DATA IN THIS EXERCISE:
________________

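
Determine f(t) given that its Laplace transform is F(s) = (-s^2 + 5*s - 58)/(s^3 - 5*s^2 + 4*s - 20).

f(t) = -2*exp(5*t) + 5*sin(2*t) + cos(2*t)

Factor the denominator: s^3 - 5*s^2 + 4*s - 20 = (s - 5)*(s^2 + 4).
Partial fraction decomposition gives [-2/(s - 5)] + [s/(s^2 + 4)] + [10/(s^2 + 4)].
Invert each term: -2/(s - 5) ↔ -2e^(5t); 1·s/(s^2 + 4) ↔ cos(2t); 5·2/(s^2 + 4) ↔ 5sin(2t).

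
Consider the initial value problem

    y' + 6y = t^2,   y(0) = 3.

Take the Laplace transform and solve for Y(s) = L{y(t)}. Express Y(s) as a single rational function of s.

Apply the Laplace transform to the equation.
With L{y'} = sY - y(0) = sY - 3: the LHS transforms to (s + 6)Y - (3).
The right side is L{t^2} = 2/s^3.
So (s + 6)Y = 2/s^3 + (3).
Divide through and combine into a single rational function.

Y(s) = (3*s^3 + 2)/(s^4 + 6*s^3)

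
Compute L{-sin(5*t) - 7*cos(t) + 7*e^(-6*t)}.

-7*s/(s^2 + 1) - 5/(s^2 + 25) + 7/(s + 6)

The transform is linear, so treat each term independently.
(7)·[L{e^(-6t)} = 1/(s + 6)]; (-1)·[L{sin(5t)} = 5/(s^2 + 25)]; (-7)·[L{cos(t)} = s/(s^2 + 1)].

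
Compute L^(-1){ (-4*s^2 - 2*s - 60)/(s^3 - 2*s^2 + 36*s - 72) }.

-2*exp(2*t) - sin(6*t) - 2*cos(6*t)

Factor the denominator: s^3 - 2*s^2 + 36*s - 72 = (s - 2)*(s^2 + 36).
Partial fraction decomposition gives [-2/(s - 2)] + [-2*s/(s^2 + 36)] + [-6/(s^2 + 36)].
Invert each term: -2/(s - 2) ↔ -2e^(2t); -2·s/(s^2 + 36) ↔ -2cos(6t); -1·6/(s^2 + 36) ↔ -sin(6t).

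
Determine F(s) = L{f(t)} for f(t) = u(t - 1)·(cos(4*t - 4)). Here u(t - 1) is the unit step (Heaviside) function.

By the second shifting theorem, L{u(t - c)·g(t - c)} = e^(-cs)·G(s) with c = 1 and G(s) = L{g(t)}.
L{cos(4t)} = s/(s^2 + 16).

F(s) = s*exp(-s)/(s^2 + 16)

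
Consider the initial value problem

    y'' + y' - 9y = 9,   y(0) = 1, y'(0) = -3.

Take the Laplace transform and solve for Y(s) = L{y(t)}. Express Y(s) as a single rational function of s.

Take the Laplace transform of both sides.
Using L{y''} = s^2 Y - s·y(0) - y'(0) and L{y'} = sY - y(0), with y(0) = 1, y'(0) = -3, the left side becomes (s^2 + s - 9)Y - (s - 2).
The right side is L{9} = 9/s.
So (s^2 + s - 9)Y = 9/s + (s - 2).
Divide through and combine into a single rational function.

Y(s) = (s^2 - 2*s + 9)/(s^3 + s^2 - 9*s)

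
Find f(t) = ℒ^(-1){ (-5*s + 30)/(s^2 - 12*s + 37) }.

Rewrite the denominator: s^2 - 12*s + 37 = (s - 6)^2 + 1.
The form in (s - 6) signals a first-shifting-theorem factor e^(6t).
Since L{cos(t)} = s/(s^2 + 1), the inverse is exp(6*t)*cos(t), scaled by -5.

f(t) = -5*exp(6*t)*cos(t)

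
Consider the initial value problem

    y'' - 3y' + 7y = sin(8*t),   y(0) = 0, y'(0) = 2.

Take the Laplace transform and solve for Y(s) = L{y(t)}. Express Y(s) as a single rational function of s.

Laplace-transform each side.
The derivative rules (L{y''} = s^2 Y - s·y(0) - y'(0) and L{y'} = sY - y(0), with y(0) = 0, y'(0) = 2) turn the left side into (s^2 - 3*s + 7)Y - (2).
The right side is L{sin(8*t)} = 8/(s^2 + 64).
So (s^2 - 3*s + 7)Y = 8/(s^2 + 64) + (2).
Isolate Y and clear denominators.

Y(s) = (2*s^2 + 136)/(s^4 - 3*s^3 + 71*s^2 - 192*s + 448)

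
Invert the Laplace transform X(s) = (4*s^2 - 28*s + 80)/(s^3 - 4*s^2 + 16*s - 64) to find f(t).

f(t) = exp(4*t) - 4*sin(4*t) + 3*cos(4*t)

Factor the denominator: s^3 - 4*s^2 + 16*s - 64 = (s - 4)*(s^2 + 16).
Partial fraction decomposition gives [1/(s - 4)] + [3*s/(s^2 + 16)] + [-16/(s^2 + 16)].
Invert each term: 1/(s - 4) ↔ e^(4t); 3·s/(s^2 + 16) ↔ 3cos(4t); -4·4/(s^2 + 16) ↔ -4sin(4t).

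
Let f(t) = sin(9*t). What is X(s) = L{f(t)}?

L{sin(9t)} = 9/(s^2 + 81).

X(s) = 9/(s^2 + 81)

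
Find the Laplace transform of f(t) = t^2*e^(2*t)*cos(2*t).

L{cos(2t)} = s/(s^2 + 4).
Multiplying by e^(2t) shifts s → s - 2, so L{e^(2*t)*cos(2*t)} = (s - 2)/((s - 2)^2 + 4).
Then apply L{t^2·g(t)} = (-1)^2 d^2/ds^2[G(s)] with G(s) = (s - 2)/((s - 2)^2 + 4):
differentiating 2 times and applying the sign gives 2*(s - 2)*(s^2 - 4*s - 8)/(s^2 - 4*s + 8)^3.

2*(s - 2)*(s^2 - 4*s - 8)/(s^2 - 4*s + 8)^3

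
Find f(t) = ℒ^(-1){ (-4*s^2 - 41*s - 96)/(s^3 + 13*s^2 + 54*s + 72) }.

f(t) = -3*exp(-3*t) - 2*exp(-4*t) + exp(-6*t)

Factor the denominator: s^3 + 13*s^2 + 54*s + 72 = (s + 3)*(s + 4)*(s + 6).
Partial fraction decomposition gives [1/(s + 6)] + [-2/(s + 4)] + [-3/(s + 3)].
Invert each term: 1/(s + 6) ↔ e^(-6t); -2/(s + 4) ↔ -2e^(-4t); -3/(s + 3) ↔ -3e^(-3t).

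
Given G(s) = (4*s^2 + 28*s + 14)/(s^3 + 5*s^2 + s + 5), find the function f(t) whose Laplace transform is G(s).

f(t) = 3*sin(t) + 5*cos(t) - exp(-5*t)

Factor the denominator: s^3 + 5*s^2 + s + 5 = (s + 5)*(s^2 + 1).
Partial fraction decomposition gives [-1/(s + 5)] + [5*s/(s^2 + 1)] + [3/(s^2 + 1)].
Invert each term: -1/(s + 5) ↔ -e^(-5t); 5·s/(s^2 + 1) ↔ 5cos(t); 3·1/(s^2 + 1) ↔ 3sin(t).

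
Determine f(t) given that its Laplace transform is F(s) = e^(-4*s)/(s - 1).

The factor e^(-4s) signals a time shift by c = 4 (second shifting theorem).
L{e^(t)} = 1/(s - 1), so L^-1{1/(s - 1)} = e^(t).
Hence the inverse is u(t - 4) times that function evaluated at t - 4.

f(t) = Heaviside(t - 4)*(exp(t - 4))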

________________

WHAT TO WORK ON:
Your answer should be the full set of records, printed exactly.

SOLUTION TO THE PROBLEM:
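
Determine f(t) given that its Laplace transform is F(s) = (-s^2 + 5*s - 58)/(s^3 - 5*s^2 + 4*s - 20).

f(t) = -2*exp(5*t) + 5*sin(2*t) + cos(2*t)

Factor the denominator: s^3 - 5*s^2 + 4*s - 20 = (s - 5)*(s^2 + 4).
Partial fraction decomposition gives [-2/(s - 5)] + [s/(s^2 + 4)] + [10/(s^2 + 4)].
Invert each term: -2/(s - 5) ↔ -2e^(5t); 1·s/(s^2 + 4) ↔ cos(2t); 5·2/(s^2 + 4) ↔ 5sin(2t).

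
Consider the initial value problem

    y' + 6y = t^2,   y(0) = 3.

Take the Laplace transform and solve for Y(s) = L{y(t)}. Express Y(s) as a single rational function of s.

Apply the Laplace transform to the equation.
With L{y'} = sY - y(0) = sY - 3: the LHS transforms to (s + 6)Y - (3).
The right side is L{t^2} = 2/s^3.
So (s + 6)Y = 2/s^3 + (3).
Divide through and combine into a single rational function.

Y(s) = (3*s^3 + 2)/(s^4 + 6*s^3)

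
Compute L{-sin(5*t) - 7*cos(t) + 7*e^(-6*t)}.

-7*s/(s^2 + 1) - 5/(s^2 + 25) + 7/(s + 6)

The transform is linear, so treat each term independently.
(7)·[L{e^(-6t)} = 1/(s + 6)]; (-1)·[L{sin(5t)} = 5/(s^2 + 25)]; (-7)·[L{cos(t)} = s/(s^2 + 1)].

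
Compute L^(-1){ (-4*s^2 - 2*s - 60)/(s^3 - 2*s^2 + 36*s - 72) }.

-2*exp(2*t) - sin(6*t) - 2*cos(6*t)

Factor the denominator: s^3 - 2*s^2 + 36*s - 72 = (s - 2)*(s^2 + 36).
Partial fraction decomposition gives [-2/(s - 2)] + [-2*s/(s^2 + 36)] + [-6/(s^2 + 36)].
Invert each term: -2/(s - 2) ↔ -2e^(2t); -2·s/(s^2 + 36) ↔ -2cos(6t); -1·6/(s^2 + 36) ↔ -sin(6t).

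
Determine F(s) = L{f(t)} for f(t) = u(t - 1)·(cos(4*t - 4)). Here u(t - 1) is the unit step (Heaviside) function.

By the second shifting theorem, L{u(t - c)·g(t - c)} = e^(-cs)·G(s) with c = 1 and G(s) = L{g(t)}.
L{cos(4t)} = s/(s^2 + 16).

F(s) = s*exp(-s)/(s^2 + 16)

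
Consider the initial value problem

    y'' + y' - 9y = 9,   y(0) = 1, y'(0) = -3.

Take the Laplace transform and solve for Y(s) = L{y(t)}. Express Y(s) as a single rational function of s.

Take the Laplace transform of both sides.
Using L{y''} = s^2 Y - s·y(0) - y'(0) and L{y'} = sY - y(0), with y(0) = 1, y'(0) = -3, the left side becomes (s^2 + s - 9)Y - (s - 2).
The right side is L{9} = 9/s.
So (s^2 + s - 9)Y = 9/s + (s - 2).
Divide through and combine into a single rational function.

Y(s) = (s^2 - 2*s + 9)/(s^3 + s^2 - 9*s)

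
Find f(t) = ℒ^(-1){ (-5*s + 30)/(s^2 - 12*s + 37) }.

Rewrite the denominator: s^2 - 12*s + 37 = (s - 6)^2 + 1.
The form in (s - 6) signals a first-shifting-theorem factor e^(6t).
Since L{cos(t)} = s/(s^2 + 1), the inverse is exp(6*t)*cos(t), scaled by -5.

f(t) = -5*exp(6*t)*cos(t)

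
Consider the initial value problem

    y'' - 3y' + 7y = sin(8*t),   y(0) = 0, y'(0) = 2.

Take the Laplace transform and solve for Y(s) = L{y(t)}. Express Y(s) as a single rational function of s.

Laplace-transform each side.
The derivative rules (L{y''} = s^2 Y - s·y(0) - y'(0) and L{y'} = sY - y(0), with y(0) = 0, y'(0) = 2) turn the left side into (s^2 - 3*s + 7)Y - (2).
The right side is L{sin(8*t)} = 8/(s^2 + 64).
So (s^2 - 3*s + 7)Y = 8/(s^2 + 64) + (2).
Isolate Y and clear denominators.

Y(s) = (2*s^2 + 136)/(s^4 - 3*s^3 + 71*s^2 - 192*s + 448)

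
Invert the Laplace transform X(s) = (4*s^2 - 28*s + 80)/(s^3 - 4*s^2 + 16*s - 64) to find f(t).

f(t) = exp(4*t) - 4*sin(4*t) + 3*cos(4*t)

Factor the denominator: s^3 - 4*s^2 + 16*s - 64 = (s - 4)*(s^2 + 16).
Partial fraction decomposition gives [1/(s - 4)] + [3*s/(s^2 + 16)] + [-16/(s^2 + 16)].
Invert each term: 1/(s - 4) ↔ e^(4t); 3·s/(s^2 + 16) ↔ 3cos(4t); -4·4/(s^2 + 16) ↔ -4sin(4t).

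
Let f(t) = sin(9*t). What is X(s) = L{f(t)}?

L{sin(9t)} = 9/(s^2 + 81).

X(s) = 9/(s^2 + 81)

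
Find the Laplace transform of f(t) = t^2*e^(2*t)*cos(2*t).

L{cos(2t)} = s/(s^2 + 4).
Multiplying by e^(2t) shifts s → s - 2, so L{e^(2*t)*cos(2*t)} = (s - 2)/((s - 2)^2 + 4).
Then apply L{t^2·g(t)} = (-1)^2 d^2/ds^2[G(s)] with G(s) = (s - 2)/((s - 2)^2 + 4):
differentiating 2 times and applying the sign gives 2*(s - 2)*(s^2 - 4*s - 8)/(s^2 - 4*s + 8)^3.

2*(s - 2)*(s^2 - 4*s - 8)/(s^2 - 4*s + 8)^3

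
Find f(t) = ℒ^(-1){ (-4*s^2 - 41*s - 96)/(s^3 + 13*s^2 + 54*s + 72) }.

f(t) = -3*exp(-3*t) - 2*exp(-4*t) + exp(-6*t)

Factor the denominator: s^3 + 13*s^2 + 54*s + 72 = (s + 3)*(s + 4)*(s + 6).
Partial fraction decomposition gives [1/(s + 6)] + [-2/(s + 4)] + [-3/(s + 3)].
Invert each term: 1/(s + 6) ↔ e^(-6t); -2/(s + 4) ↔ -2e^(-4t); -3/(s + 3) ↔ -3e^(-3t).

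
Given G(s) = (4*s^2 + 28*s + 14)/(s^3 + 5*s^2 + s + 5), find the function f(t) whose Laplace transform is G(s).

f(t) = 3*sin(t) + 5*cos(t) - exp(-5*t)

Factor the denominator: s^3 + 5*s^2 + s + 5 = (s + 5)*(s^2 + 1).
Partial fraction decomposition gives [-1/(s + 5)] + [5*s/(s^2 + 1)] + [3/(s^2 + 1)].
Invert each term: -1/(s + 5) ↔ -e^(-5t); 5·s/(s^2 + 1) ↔ 5cos(t); 3·1/(s^2 + 1) ↔ 3sin(t).

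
Determine f(t) given that its Laplace transform is F(s) = e^(-4*s)/(s - 1).

The factor e^(-4s) signals a time shift by c = 4 (second shifting theorem).
L{e^(t)} = 1/(s - 1), so L^-1{1/(s - 1)} = e^(t).
Hence the inverse is u(t - 4) times that function evaluated at t - 4.

f(t) = Heaviside(t - 4)*(exp(t - 4))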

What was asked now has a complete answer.